[WHAT TO PRODUCE] Print out the entries below with no edits.

________

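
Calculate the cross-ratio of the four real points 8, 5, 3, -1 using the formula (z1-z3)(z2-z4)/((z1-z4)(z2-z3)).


Step 1: (z1-z3)(z2-z4) = 5 * 6 = 30
Step 2: (z1-z4)(z2-z3) = 9 * 2 = 18
Step 3: Cross-ratio = 30/18 = 5/3

5/3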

________

[TASK RESULT]
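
Calculate the cross-ratio of the four real points 8, 5, 3, -1 using the formula (z1-z3)(z2-z4)/((z1-z4)(z2-z3)).


Step 1: (z1-z3)(z2-z4) = 5 * 6 = 30
Step 2: (z1-z4)(z2-z3) = 9 * 2 = 18
Step 3: Cross-ratio = 30/18 = 5/3

5/3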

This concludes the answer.